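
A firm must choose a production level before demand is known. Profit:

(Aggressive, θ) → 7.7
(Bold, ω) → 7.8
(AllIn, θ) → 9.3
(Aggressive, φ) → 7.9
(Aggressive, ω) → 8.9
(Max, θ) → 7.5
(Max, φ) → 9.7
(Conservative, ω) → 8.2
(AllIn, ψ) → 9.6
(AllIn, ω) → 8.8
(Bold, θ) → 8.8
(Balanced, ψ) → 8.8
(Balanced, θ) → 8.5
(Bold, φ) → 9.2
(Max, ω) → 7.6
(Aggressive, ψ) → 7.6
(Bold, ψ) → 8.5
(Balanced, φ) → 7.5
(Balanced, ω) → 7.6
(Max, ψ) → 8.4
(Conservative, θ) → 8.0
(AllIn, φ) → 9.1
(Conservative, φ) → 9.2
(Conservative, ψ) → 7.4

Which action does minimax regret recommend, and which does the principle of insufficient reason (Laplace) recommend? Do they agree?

minimax regret → AllIn; laplace → AllIn (agree)

Column bests: θ=9.3, φ=9.7, ψ=9.6, ω=8.9.
Conservative regrets: 1.3, 0.5, 2.2, 0.7 → max 2.2
Balanced regrets: 0.8, 2.2, 0.8, 1.3 → max 2.2
Aggressive regrets: 1.6, 1.8, 2.0, 0.0 → max 2.0
Bold regrets: 0.5, 0.5, 1.1, 1.1 → max 1.1
AllIn regrets: 0.0, 0.6, 0.0, 0.1 → max 0.6
Max regrets: 1.8, 0.0, 1.2, 1.3 → max 1.8
Smallest max regret = 0.6 → AllIn.
Row averages: Conservative=8.2, Balanced=8.1, Aggressive=8.025, Bold=8.575, AllIn=9.2, Max=8.3
Highest average = 9.2 → AllIn.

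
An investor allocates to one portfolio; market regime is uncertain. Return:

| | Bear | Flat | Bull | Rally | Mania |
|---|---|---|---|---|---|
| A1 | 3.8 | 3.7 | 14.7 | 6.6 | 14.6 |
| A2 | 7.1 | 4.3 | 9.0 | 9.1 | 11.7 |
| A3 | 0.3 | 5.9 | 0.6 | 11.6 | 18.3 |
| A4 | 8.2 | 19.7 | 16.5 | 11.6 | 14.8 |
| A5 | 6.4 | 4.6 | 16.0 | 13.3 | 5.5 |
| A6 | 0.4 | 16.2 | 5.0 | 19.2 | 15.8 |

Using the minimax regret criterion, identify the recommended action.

Column bests: Bear=8.2, Flat=19.7, Bull=16.5, Rally=19.2, Mania=18.3.
A1 regrets: 4.4, 16.0, 1.8, 12.6, 3.7 → max 16.0
A2 regrets: 1.1, 15.4, 7.5, 10.1, 6.6 → max 15.4
A3 regrets: 7.9, 13.8, 15.9, 7.6, 0.0 → max 15.9
A4 regrets: 0.0, 0.0, 0.0, 7.6, 3.5 → max 7.6
A5 regrets: 1.8, 15.1, 0.5, 5.9, 12.8 → max 15.1
A6 regrets: 7.8, 3.5, 11.5, 0.0, 2.5 → max 11.5
Smallest max regret = 7.6 → A4.

A4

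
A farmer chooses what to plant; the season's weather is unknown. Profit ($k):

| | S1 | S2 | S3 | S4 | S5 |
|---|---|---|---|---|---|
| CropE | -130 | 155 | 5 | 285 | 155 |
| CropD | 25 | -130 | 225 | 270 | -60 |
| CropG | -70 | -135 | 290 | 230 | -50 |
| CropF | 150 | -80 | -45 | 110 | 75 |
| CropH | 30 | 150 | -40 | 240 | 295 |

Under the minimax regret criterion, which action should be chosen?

CropE

Column bests: S1=150, S2=155, S3=290, S4=285, S5=295.
CropE regrets: 280, 0, 285, 0, 140 → max 285
CropD regrets: 125, 285, 65, 15, 355 → max 355
CropG regrets: 220, 290, 0, 55, 345 → max 345
CropF regrets: 0, 235, 335, 175, 220 → max 335
CropH regrets: 120, 5, 330, 45, 0 → max 330
Smallest max regret = 285 → CropE.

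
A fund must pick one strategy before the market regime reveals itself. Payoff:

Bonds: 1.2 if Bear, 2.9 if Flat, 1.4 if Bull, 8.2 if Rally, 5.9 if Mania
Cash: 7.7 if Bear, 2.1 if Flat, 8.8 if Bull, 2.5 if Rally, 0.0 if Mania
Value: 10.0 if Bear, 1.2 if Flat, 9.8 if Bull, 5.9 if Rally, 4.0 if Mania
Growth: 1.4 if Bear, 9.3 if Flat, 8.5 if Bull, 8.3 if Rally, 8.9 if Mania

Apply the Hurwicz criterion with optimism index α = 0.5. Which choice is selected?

Value

Bonds: 0.5·8.2 + 0.5·1.2 = 4.7
Cash: 0.5·8.8 + 0.5·0.0 = 4.4
Value: 0.5·10.0 + 0.5·1.2 = 5.6
Growth: 0.5·9.3 + 0.5·1.4 = 5.35
Highest Hurwicz score = 5.6 → Value.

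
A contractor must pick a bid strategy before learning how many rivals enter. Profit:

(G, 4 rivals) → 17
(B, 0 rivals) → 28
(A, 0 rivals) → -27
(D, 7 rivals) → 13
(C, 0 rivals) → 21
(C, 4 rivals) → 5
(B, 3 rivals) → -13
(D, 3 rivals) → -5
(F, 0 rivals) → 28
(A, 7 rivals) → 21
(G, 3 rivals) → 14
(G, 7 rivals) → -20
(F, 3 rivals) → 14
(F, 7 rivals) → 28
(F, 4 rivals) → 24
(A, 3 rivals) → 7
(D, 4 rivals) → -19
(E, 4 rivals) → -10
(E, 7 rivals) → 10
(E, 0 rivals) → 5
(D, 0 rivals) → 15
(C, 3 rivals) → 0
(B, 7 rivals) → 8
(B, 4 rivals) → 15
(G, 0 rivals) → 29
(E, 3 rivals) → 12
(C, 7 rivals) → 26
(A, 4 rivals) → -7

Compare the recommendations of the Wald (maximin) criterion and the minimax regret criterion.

Row minima: A=-27, B=-13, C=0, D=-19, E=-10, F=14, G=-20
Best worst-case = 14 → F.
Column bests: 0 rivals=29, 3 rivals=14, 4 rivals=24, 7 rivals=28.
A regrets: 56, 7, 31, 7 → max 56
B regrets: 1, 27, 9, 20 → max 27
C regrets: 8, 14, 19, 2 → max 19
D regrets: 14, 19, 43, 15 → max 43
E regrets: 24, 2, 34, 18 → max 34
F regrets: 1, 0, 0, 0 → max 1
G regrets: 0, 0, 7, 48 → max 48
Smallest max regret = 1 → F.

maximin → F; minimax regret → F (agree)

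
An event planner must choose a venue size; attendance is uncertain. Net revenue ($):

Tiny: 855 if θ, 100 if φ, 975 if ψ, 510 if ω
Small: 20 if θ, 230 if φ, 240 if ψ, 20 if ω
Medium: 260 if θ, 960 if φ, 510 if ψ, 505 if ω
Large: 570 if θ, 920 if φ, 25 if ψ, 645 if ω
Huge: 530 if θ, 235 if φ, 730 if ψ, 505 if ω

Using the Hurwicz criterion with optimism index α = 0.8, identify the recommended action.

Tiny: 0.8·975 + 0.2·100 = 800
Small: 0.8·240 + 0.2·20 = 196
Medium: 0.8·960 + 0.2·260 = 820
Large: 0.8·920 + 0.2·25 = 741
Huge: 0.8·730 + 0.2·235 = 631
Highest Hurwicz score = 820 → Medium.

Medium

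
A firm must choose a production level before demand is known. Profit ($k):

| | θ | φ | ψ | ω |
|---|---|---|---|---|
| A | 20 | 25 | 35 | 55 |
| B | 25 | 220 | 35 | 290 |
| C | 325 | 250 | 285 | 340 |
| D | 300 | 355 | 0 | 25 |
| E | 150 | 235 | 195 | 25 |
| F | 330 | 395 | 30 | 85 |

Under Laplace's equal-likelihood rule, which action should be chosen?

Row averages: A=33.75, B=142.5, C=300, D=170, E=151.25, F=210
Highest average = 300 → C.

C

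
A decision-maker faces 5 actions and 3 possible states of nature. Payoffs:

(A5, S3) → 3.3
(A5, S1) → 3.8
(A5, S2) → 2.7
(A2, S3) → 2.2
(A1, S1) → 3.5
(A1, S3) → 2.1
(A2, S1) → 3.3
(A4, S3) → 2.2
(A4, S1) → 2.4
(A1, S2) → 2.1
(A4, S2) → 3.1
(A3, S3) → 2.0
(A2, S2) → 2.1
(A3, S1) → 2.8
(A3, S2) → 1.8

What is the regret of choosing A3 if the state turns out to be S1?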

——

WHAT TO DO> Only the lines above from the one with "(D, 3 rivals) → -5" through the one with "(C, 3 rivals) → 0" should be duplicated, character for character.

SOLVED EXERCISE>
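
(D, 3 rivals) → -5
(F, 0 rivals) → 28
(A, 7 rivals) → 21
(G, 3 rivals) → 14
(G, 7 rivals) → -20
(F, 3 rivals) → 14
(F, 7 rivals) → 28
(F, 4 rivals) → 24
(A, 3 rivals) → 7
(D, 4 rivals) → -19
(E, 4 rivals) → -10
(E, 7 rivals) → 10
(E, 0 rivals) → 5
(D, 0 rivals) → 15
(C, 3 rivals) → 0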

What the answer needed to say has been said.